*** Block opens ***

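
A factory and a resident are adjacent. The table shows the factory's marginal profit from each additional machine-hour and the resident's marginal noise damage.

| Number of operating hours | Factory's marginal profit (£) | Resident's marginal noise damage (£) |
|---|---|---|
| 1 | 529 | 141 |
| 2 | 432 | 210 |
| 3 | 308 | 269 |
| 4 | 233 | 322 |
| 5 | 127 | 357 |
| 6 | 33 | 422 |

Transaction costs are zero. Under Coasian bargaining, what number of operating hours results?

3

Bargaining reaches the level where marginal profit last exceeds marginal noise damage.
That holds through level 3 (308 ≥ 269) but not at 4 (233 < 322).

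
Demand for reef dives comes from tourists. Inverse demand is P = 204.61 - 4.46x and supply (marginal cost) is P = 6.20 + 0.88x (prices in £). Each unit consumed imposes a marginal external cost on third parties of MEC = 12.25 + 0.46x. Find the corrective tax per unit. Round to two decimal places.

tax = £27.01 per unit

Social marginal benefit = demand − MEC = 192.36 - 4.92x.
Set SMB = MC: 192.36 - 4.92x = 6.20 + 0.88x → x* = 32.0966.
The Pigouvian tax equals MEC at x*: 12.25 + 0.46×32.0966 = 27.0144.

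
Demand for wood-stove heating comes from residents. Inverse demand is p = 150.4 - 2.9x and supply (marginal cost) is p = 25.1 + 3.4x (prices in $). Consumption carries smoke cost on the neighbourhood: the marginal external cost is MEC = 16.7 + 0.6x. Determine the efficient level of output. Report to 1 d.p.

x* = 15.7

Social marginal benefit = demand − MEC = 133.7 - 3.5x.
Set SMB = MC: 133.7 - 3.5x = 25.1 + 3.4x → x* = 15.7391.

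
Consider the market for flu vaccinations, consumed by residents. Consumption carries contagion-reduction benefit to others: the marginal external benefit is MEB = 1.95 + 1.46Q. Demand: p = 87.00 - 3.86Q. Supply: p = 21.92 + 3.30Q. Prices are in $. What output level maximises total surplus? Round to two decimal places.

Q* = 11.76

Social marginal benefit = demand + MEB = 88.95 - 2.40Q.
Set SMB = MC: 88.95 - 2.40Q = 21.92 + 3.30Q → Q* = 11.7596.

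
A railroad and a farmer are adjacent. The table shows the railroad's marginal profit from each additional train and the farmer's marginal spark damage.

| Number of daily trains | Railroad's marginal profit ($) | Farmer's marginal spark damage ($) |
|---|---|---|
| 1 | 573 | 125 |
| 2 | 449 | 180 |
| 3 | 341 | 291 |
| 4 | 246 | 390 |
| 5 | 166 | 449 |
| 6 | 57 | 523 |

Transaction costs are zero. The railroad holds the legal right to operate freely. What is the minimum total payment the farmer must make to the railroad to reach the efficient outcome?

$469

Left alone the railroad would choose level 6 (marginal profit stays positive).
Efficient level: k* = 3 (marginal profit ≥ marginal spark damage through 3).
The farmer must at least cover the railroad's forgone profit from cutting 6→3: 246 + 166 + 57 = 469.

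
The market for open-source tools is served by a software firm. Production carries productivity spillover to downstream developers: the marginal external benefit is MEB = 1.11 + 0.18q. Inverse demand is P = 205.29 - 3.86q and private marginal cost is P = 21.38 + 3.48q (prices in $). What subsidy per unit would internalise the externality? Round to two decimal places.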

*** Block closes ***
*** Block opens ***

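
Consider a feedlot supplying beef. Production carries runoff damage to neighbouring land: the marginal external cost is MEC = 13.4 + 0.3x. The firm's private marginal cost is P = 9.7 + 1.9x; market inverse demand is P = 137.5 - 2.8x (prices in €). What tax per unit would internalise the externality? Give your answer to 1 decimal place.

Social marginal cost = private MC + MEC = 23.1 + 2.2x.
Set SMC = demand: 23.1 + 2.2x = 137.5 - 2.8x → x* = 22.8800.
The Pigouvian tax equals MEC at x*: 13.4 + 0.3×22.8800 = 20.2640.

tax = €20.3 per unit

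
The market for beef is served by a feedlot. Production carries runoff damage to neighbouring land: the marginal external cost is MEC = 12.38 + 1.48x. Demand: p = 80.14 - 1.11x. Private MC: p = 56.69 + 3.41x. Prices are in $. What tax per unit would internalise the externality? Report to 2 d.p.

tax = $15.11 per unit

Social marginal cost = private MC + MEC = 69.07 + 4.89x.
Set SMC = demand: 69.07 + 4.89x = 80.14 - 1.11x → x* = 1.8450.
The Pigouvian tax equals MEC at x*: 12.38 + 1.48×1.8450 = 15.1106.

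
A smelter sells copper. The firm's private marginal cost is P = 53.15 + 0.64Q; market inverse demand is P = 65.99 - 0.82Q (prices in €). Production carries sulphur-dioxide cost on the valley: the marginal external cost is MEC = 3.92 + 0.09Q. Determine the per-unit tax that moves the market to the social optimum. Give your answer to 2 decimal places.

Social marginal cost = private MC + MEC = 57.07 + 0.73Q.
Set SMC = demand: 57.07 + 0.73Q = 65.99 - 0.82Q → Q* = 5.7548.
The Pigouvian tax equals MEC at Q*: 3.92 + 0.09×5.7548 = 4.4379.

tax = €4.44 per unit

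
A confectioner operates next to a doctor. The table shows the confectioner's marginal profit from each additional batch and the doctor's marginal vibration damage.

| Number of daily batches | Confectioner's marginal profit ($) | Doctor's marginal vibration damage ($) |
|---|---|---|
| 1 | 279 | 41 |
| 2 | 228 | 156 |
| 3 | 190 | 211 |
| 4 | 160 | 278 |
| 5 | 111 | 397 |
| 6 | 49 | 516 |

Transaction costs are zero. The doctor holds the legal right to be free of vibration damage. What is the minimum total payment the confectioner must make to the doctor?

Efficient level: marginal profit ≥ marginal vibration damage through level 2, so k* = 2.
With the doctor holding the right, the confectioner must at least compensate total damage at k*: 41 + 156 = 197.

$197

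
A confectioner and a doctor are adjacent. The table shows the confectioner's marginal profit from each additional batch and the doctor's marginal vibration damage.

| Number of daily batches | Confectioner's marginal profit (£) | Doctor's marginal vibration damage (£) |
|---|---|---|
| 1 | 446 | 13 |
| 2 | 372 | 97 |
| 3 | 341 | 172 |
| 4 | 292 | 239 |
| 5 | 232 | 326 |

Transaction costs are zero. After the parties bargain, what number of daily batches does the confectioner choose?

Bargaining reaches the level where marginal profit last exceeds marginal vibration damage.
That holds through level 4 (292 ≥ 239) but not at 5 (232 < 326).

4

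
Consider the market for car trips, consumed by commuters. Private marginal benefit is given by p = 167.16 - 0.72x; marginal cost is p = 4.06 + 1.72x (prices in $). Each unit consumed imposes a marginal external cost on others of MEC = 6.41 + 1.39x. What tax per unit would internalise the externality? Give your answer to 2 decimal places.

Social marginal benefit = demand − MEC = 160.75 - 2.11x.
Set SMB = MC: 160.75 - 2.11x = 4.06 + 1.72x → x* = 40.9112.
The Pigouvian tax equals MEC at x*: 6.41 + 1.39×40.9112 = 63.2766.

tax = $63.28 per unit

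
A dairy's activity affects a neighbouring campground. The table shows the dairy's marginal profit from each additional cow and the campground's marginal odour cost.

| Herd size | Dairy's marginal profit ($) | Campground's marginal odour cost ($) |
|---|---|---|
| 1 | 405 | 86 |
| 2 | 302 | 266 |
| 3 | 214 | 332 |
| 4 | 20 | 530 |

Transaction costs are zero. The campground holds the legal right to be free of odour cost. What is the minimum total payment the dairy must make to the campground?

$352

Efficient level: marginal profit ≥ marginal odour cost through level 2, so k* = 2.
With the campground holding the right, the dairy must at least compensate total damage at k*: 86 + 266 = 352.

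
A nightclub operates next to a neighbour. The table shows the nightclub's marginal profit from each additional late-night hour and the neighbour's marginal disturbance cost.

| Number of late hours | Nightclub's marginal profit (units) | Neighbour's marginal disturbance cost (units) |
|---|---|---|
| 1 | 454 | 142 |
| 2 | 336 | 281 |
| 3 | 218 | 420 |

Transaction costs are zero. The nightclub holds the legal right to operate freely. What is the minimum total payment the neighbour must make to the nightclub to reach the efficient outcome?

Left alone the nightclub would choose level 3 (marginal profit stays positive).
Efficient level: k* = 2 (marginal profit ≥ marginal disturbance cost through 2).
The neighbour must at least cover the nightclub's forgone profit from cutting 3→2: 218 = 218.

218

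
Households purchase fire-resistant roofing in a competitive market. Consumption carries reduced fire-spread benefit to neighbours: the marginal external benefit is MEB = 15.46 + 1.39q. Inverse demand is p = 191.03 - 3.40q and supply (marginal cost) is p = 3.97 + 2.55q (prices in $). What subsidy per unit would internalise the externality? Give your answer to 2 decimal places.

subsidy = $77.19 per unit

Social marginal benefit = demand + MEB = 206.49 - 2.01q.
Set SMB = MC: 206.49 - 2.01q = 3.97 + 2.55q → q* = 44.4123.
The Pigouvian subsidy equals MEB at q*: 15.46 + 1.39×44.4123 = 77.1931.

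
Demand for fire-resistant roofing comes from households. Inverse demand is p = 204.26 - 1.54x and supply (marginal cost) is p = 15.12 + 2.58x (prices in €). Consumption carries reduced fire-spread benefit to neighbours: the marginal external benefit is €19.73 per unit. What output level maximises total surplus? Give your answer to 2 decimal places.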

*** Block closes ***

The expected result is every line above containing the string "shows".

» Answer space:
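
A factory and a resident are adjacent. The table shows the factory's marginal profit from each additional machine-hour and the resident's marginal noise damage.
A railroad and a farmer are adjacent. The table shows the railroad's marginal profit from each additional train and the farmer's marginal spark damage.
A confectioner operates next to a doctor. The table shows the confectioner's marginal profit from each additional batch and the doctor's marginal vibration damage.
A confectioner and a doctor are adjacent. The table shows the confectioner's marginal profit from each additional batch and the doctor's marginal vibration damage.
A dairy's activity affects a neighbouring campground. The table shows the dairy's marginal profit from each additional cow and the campground's marginal odour cost.
A nightclub operates next to a neighbour. The table shows the nightclub's marginal profit from each additional late-night hour and the neighbour's marginal disturbance cost.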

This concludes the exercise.